▶ [Instructions to follow]
Only the lines below, from the one with "- Secondary relief" through the one with "Vaporizer chain inoperative —", are to be written out, exactly.

▶ [Material to process]
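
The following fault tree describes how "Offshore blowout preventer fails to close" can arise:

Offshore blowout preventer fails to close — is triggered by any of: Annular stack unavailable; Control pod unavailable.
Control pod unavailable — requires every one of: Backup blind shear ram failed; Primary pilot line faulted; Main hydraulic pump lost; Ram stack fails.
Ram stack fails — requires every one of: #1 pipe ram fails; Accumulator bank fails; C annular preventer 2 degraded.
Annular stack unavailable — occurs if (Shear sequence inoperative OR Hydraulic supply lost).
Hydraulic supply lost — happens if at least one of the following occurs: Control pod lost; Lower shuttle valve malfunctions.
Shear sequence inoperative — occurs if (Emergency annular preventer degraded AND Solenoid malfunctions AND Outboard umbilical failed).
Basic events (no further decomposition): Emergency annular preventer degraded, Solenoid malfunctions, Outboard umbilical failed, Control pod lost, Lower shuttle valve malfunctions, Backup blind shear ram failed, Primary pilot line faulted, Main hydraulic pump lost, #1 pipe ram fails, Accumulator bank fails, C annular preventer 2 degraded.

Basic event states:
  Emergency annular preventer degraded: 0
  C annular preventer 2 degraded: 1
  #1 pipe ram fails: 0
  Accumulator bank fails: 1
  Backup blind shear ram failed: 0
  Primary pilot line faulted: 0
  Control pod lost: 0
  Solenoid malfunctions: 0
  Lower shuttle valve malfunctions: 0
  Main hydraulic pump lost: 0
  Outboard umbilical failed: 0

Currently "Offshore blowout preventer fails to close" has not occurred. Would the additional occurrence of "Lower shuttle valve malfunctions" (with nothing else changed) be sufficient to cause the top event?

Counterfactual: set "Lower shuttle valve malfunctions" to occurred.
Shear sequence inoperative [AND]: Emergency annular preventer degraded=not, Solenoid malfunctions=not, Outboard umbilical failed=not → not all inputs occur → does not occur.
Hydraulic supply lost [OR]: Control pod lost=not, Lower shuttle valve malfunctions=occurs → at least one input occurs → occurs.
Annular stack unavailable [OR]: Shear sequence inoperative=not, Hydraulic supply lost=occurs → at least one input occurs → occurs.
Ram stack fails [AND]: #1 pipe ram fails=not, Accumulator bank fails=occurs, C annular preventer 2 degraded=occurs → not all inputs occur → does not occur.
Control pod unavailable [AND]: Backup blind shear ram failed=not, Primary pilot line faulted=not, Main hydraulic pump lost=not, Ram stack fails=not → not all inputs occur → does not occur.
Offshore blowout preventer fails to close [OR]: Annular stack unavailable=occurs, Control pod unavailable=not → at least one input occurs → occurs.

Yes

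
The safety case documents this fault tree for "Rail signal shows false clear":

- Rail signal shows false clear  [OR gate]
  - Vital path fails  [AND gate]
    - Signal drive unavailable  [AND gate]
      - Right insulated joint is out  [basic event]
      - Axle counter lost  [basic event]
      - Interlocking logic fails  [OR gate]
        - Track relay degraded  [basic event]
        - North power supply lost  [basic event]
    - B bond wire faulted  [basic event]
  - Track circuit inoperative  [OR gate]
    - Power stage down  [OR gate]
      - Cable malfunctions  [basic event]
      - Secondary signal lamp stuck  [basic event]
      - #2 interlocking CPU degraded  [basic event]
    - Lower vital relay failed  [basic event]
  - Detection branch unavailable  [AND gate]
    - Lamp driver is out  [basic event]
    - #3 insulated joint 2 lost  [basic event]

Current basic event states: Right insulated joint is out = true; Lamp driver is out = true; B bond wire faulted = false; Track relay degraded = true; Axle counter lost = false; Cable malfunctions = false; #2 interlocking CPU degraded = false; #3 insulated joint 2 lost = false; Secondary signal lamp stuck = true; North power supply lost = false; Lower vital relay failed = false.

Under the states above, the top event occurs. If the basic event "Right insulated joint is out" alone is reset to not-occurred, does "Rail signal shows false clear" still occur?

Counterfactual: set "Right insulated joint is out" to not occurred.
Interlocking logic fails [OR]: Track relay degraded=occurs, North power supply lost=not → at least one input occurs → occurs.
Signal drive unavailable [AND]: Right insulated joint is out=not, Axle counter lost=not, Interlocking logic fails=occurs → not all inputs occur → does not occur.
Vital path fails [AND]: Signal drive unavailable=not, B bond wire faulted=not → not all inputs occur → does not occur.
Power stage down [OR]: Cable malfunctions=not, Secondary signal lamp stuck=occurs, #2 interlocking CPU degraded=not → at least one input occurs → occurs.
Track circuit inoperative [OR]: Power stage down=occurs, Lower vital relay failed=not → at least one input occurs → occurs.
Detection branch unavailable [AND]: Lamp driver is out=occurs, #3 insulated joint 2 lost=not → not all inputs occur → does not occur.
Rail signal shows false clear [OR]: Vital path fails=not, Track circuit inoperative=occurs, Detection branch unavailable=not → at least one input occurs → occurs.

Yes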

==

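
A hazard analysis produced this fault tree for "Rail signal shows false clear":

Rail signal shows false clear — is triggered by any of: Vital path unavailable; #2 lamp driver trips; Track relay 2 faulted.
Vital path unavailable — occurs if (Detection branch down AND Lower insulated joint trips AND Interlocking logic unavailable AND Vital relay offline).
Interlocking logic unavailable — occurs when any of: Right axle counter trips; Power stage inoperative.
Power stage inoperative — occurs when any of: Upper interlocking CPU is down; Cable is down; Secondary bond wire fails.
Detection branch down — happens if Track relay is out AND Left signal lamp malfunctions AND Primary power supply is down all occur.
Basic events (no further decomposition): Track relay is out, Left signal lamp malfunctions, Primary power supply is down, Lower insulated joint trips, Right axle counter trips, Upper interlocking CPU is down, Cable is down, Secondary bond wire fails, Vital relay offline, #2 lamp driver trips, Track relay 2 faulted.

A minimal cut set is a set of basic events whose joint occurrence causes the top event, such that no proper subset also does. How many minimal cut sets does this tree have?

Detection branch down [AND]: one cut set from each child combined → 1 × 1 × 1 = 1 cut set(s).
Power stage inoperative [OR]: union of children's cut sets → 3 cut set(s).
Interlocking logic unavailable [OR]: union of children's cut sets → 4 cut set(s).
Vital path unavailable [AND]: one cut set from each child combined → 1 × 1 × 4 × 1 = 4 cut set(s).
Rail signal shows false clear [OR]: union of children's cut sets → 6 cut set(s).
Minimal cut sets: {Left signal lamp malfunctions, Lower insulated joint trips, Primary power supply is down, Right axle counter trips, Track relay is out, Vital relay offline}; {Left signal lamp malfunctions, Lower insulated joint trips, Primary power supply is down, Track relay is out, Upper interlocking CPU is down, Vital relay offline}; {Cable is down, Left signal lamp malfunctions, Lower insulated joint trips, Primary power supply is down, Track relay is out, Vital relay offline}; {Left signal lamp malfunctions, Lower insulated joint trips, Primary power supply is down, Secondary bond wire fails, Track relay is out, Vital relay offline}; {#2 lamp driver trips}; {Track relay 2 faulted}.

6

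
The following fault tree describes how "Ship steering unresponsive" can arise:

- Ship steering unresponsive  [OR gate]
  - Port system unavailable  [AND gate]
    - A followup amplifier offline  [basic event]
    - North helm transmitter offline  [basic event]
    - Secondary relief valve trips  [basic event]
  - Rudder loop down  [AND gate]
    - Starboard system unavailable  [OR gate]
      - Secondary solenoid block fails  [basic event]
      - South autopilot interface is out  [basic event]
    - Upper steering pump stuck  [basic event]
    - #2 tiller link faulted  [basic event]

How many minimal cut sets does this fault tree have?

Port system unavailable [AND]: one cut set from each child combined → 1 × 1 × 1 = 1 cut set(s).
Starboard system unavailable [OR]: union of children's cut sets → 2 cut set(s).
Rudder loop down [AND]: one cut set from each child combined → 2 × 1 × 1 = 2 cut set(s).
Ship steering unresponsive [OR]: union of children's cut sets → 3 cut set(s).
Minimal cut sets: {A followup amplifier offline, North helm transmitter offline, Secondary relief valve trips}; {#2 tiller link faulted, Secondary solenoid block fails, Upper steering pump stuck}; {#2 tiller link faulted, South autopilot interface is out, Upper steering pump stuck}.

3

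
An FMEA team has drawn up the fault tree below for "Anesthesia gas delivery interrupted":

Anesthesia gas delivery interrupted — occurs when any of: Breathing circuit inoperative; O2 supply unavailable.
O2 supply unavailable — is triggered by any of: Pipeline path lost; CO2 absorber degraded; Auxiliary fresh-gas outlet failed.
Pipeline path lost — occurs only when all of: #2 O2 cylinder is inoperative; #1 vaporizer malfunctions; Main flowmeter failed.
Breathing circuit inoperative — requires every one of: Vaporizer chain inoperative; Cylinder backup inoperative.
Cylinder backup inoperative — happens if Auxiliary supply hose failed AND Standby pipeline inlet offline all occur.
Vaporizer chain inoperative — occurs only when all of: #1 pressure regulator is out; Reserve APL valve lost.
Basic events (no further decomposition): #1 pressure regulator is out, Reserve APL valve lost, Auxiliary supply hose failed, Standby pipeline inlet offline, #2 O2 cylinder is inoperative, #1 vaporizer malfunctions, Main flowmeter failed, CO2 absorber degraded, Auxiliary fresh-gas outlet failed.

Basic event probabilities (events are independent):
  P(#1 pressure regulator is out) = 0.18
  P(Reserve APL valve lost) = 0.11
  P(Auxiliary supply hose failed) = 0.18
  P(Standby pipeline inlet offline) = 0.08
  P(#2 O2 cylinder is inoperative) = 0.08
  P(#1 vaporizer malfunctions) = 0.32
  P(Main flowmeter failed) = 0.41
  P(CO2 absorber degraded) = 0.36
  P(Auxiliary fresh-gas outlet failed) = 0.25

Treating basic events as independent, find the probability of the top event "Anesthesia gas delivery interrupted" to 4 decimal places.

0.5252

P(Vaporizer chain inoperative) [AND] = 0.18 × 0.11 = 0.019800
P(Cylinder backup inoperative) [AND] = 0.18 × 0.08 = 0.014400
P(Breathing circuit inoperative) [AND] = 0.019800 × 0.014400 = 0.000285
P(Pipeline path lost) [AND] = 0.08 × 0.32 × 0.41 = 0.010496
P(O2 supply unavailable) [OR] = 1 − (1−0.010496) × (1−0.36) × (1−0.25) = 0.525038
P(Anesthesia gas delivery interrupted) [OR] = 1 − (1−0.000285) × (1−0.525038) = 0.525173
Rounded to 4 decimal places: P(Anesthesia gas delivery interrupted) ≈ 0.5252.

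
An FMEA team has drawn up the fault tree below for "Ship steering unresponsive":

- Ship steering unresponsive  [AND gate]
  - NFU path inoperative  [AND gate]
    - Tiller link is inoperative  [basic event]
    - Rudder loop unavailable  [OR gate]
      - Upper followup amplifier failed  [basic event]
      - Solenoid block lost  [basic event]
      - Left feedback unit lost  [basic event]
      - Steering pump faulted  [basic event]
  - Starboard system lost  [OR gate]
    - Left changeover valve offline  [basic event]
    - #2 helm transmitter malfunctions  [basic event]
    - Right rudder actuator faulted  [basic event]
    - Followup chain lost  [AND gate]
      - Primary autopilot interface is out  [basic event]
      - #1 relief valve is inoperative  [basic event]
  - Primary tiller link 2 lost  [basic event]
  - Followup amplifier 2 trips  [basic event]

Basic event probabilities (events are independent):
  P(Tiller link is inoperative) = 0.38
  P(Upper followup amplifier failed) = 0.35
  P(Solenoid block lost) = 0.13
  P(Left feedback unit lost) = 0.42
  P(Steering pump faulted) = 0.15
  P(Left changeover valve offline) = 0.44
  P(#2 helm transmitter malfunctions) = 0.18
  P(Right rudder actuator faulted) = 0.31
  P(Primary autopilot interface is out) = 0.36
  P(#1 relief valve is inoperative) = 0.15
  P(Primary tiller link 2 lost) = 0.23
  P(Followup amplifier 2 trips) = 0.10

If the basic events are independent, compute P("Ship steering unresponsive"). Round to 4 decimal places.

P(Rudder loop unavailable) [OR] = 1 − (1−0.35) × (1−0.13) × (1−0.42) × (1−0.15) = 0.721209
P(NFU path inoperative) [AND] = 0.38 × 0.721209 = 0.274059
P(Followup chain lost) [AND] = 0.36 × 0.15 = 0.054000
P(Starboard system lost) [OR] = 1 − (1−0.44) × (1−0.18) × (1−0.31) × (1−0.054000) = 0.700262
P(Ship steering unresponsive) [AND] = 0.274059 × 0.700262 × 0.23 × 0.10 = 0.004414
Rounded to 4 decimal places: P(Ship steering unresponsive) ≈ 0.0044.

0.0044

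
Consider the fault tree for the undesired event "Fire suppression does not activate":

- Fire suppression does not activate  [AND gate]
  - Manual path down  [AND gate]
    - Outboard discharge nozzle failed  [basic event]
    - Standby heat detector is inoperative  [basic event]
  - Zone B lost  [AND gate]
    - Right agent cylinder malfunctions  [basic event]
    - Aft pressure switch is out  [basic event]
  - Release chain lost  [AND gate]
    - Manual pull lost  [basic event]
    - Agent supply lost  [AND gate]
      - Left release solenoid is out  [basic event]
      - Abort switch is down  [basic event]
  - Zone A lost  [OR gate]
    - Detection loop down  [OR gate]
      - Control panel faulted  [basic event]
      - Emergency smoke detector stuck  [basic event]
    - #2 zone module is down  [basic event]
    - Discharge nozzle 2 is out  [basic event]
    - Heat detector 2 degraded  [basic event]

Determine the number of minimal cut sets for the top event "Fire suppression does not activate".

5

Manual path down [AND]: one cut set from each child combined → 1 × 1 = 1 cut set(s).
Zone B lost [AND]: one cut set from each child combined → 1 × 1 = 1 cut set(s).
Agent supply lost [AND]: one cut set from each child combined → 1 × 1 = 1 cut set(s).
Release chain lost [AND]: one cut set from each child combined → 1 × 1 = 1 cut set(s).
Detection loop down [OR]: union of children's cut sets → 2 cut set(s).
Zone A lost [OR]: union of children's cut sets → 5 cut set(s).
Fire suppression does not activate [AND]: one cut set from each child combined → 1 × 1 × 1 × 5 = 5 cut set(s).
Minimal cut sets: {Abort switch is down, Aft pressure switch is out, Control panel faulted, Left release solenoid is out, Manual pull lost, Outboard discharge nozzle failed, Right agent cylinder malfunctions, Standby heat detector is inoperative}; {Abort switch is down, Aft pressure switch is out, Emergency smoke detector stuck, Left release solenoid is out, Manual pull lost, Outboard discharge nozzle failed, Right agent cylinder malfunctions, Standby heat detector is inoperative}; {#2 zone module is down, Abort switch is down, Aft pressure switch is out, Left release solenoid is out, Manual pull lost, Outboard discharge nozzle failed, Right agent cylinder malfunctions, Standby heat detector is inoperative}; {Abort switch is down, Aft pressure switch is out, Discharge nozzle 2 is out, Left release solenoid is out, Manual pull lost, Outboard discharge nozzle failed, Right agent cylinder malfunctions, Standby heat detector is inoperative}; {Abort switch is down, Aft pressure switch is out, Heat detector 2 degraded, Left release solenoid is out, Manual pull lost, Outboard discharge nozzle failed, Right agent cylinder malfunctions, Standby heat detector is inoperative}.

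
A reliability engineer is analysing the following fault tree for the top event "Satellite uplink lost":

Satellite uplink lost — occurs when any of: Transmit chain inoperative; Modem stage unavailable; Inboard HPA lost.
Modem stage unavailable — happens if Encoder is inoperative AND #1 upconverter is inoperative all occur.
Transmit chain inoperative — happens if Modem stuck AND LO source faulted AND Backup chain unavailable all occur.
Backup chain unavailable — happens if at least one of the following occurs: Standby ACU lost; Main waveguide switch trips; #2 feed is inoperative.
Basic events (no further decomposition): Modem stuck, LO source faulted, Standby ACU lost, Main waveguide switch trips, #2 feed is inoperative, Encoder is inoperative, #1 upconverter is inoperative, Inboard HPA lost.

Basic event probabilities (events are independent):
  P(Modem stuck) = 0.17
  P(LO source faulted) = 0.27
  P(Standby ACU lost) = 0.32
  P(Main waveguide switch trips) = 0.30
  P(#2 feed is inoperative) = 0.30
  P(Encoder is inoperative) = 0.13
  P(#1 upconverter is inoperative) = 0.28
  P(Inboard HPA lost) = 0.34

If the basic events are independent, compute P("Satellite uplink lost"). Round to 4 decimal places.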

▶ [Response to this exercise]
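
    - Secondary relief valve trips  [basic event]
  - Rudder loop down  [AND gate]
    - Starboard system unavailable  [OR gate]
      - Secondary solenoid block fails  [basic event]
      - South autopilot interface is out  [basic event]
    - Upper steering pump stuck  [basic event]
    - #2 tiller link faulted  [basic event]

How many minimal cut sets does this fault tree have?

Port system unavailable [AND]: one cut set from each child combined → 1 × 1 × 1 = 1 cut set(s).
Starboard system unavailable [OR]: union of children's cut sets → 2 cut set(s).
Rudder loop down [AND]: one cut set from each child combined → 2 × 1 × 1 = 2 cut set(s).
Ship steering unresponsive [OR]: union of children's cut sets → 3 cut set(s).
Minimal cut sets: {A followup amplifier offline, North helm transmitter offline, Secondary relief valve trips}; {#2 tiller link faulted, Secondary solenoid block fails, Upper steering pump stuck}; {#2 tiller link faulted, South autopilot interface is out, Upper steering pump stuck}.

3

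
An FMEA team has drawn up the fault tree below for "Anesthesia gas delivery interrupted":

Anesthesia gas delivery interrupted — occurs when any of: Breathing circuit inoperative; O2 supply unavailable.
O2 supply unavailable — is triggered by any of: Pipeline path lost; CO2 absorber degraded; Auxiliary fresh-gas outlet failed.
Pipeline path lost — occurs only when all of: #2 O2 cylinder is inoperative; #1 vaporizer malfunctions; Main flowmeter failed.
Breathing circuit inoperative — requires every one of: Vaporizer chain inoperative; Cylinder backup inoperative.
Cylinder backup inoperative — happens if Auxiliary supply hose failed AND Standby pipeline inlet offline all occur.
Vaporizer chain inoperative — occurs only when all of: #1 pressure regulator is out; Reserve APL valve lost.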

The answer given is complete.